<<<<
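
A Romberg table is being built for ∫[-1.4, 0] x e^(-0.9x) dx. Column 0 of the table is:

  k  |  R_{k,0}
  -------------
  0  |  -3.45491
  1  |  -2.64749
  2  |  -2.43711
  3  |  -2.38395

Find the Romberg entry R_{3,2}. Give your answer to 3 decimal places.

R_{2,1} = -2.43711 + (-2.43711 − (-2.64749))/3 = -2.36698
R_{3,1} = -2.38395 + (-2.38395 − (-2.43711))/3 = -2.36623
R_{3,2} = -2.36623 + (-2.36623 − (-2.36698))/15 = -2.36618

-2.366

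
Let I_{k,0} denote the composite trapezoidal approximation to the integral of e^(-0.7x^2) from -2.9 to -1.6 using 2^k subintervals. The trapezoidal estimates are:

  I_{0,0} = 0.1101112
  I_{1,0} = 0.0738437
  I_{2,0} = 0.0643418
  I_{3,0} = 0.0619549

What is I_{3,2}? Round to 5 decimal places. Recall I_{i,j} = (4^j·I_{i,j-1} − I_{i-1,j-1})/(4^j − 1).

0.06116

Richardson extrapolation on the trapezoidal column (denominator 4−1=3):
I_{2,1} = 0.0643418 + (0.0643418 − 0.0738437)/3 = 0.0611745
I_{3,1} = 0.0619549 + (0.0619549 − 0.0643418)/3 = 0.0611593
I_{3,2} = (16·0.0611593 − 0.0611745) / 15 = 0.0611583
(Column j=1 coincides with Simpson's rule on the same nodes.)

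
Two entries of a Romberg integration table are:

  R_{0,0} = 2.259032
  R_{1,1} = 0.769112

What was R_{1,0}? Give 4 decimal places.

1.1416

From R_{1,1} = (4·R_{1,0} − R_{0,0})/3, solve for R_{1,0}:
4·R_{1,0} = 3·0.769112 + 2.259032 = 4.566368
R_{1,0} = 1.141592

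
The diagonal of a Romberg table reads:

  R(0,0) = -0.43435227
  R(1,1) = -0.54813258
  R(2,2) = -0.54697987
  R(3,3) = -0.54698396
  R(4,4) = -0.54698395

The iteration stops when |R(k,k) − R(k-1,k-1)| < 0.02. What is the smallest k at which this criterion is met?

k = 2

|R(1,1) − R(0,0)| = 0.11378031 ≥ 0.02
|R(2,2) − R(1,1)| = 0.00115271 < 0.02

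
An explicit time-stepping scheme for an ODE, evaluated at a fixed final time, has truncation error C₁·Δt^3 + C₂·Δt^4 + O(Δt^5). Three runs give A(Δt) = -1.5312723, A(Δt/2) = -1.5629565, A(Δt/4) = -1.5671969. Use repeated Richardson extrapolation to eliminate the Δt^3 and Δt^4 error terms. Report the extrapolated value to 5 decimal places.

-1.56782

First eliminate the Δt^3 term (factor 2^3 = 8):
  B₁ = (8·(-1.5629565) − (-1.5312723))/7 = -1.5674828
  B₂ = (8·(-1.5671969) − (-1.5629565))/7 = -1.5678027
Then eliminate the Δt^4 term (factor 2^4 = 16):
  (16·(-1.5678027) − (-1.5674828))/15 = -1.5678240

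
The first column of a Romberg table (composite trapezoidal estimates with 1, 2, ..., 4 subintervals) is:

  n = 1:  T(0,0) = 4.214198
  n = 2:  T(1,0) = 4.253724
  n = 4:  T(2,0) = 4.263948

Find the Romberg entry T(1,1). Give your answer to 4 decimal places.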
>>>>
▸ **Exercise instructions**: Your output should start at the line containing "The iteration stops" and stop at the last line of the material, copied exactly, with nothing else.

▸ **Solution to this task**:
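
The iteration stops when |R(k,k) − R(k-1,k-1)| < 0.02. What is the smallest k at which this criterion is met?

k = 2

|R(1,1) − R(0,0)| = 0.11378031 ≥ 0.02
|R(2,2) − R(1,1)| = 0.00115271 < 0.02

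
An explicit time-stepping scheme for an ODE, evaluated at a fixed final time, has truncation error C₁·Δt^3 + C₂·Δt^4 + O(Δt^5). Three runs give A(Δt) = -1.5312723, A(Δt/2) = -1.5629565, A(Δt/4) = -1.5671969. Use repeated Richardson extrapolation to eliminate the Δt^3 and Δt^4 error terms. Report the extrapolated value to 5 decimal places.

-1.56782

First eliminate the Δt^3 term (factor 2^3 = 8):
  B₁ = (8·(-1.5629565) − (-1.5312723))/7 = -1.5674828
  B₂ = (8·(-1.5671969) − (-1.5629565))/7 = -1.5678027
Then eliminate the Δt^4 term (factor 2^4 = 16):
  (16·(-1.5678027) − (-1.5674828))/15 = -1.5678240

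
The first column of a Romberg table (composite trapezoidal estimates with 1, 2, ..., 4 subintervals) is:

  n = 1:  T(0,0) = 4.214198
  n = 2:  T(1,0) = 4.253724
  n = 4:  T(2,0) = 4.263948

Find the Romberg entry T(1,1). Give your answer to 4 decimal places.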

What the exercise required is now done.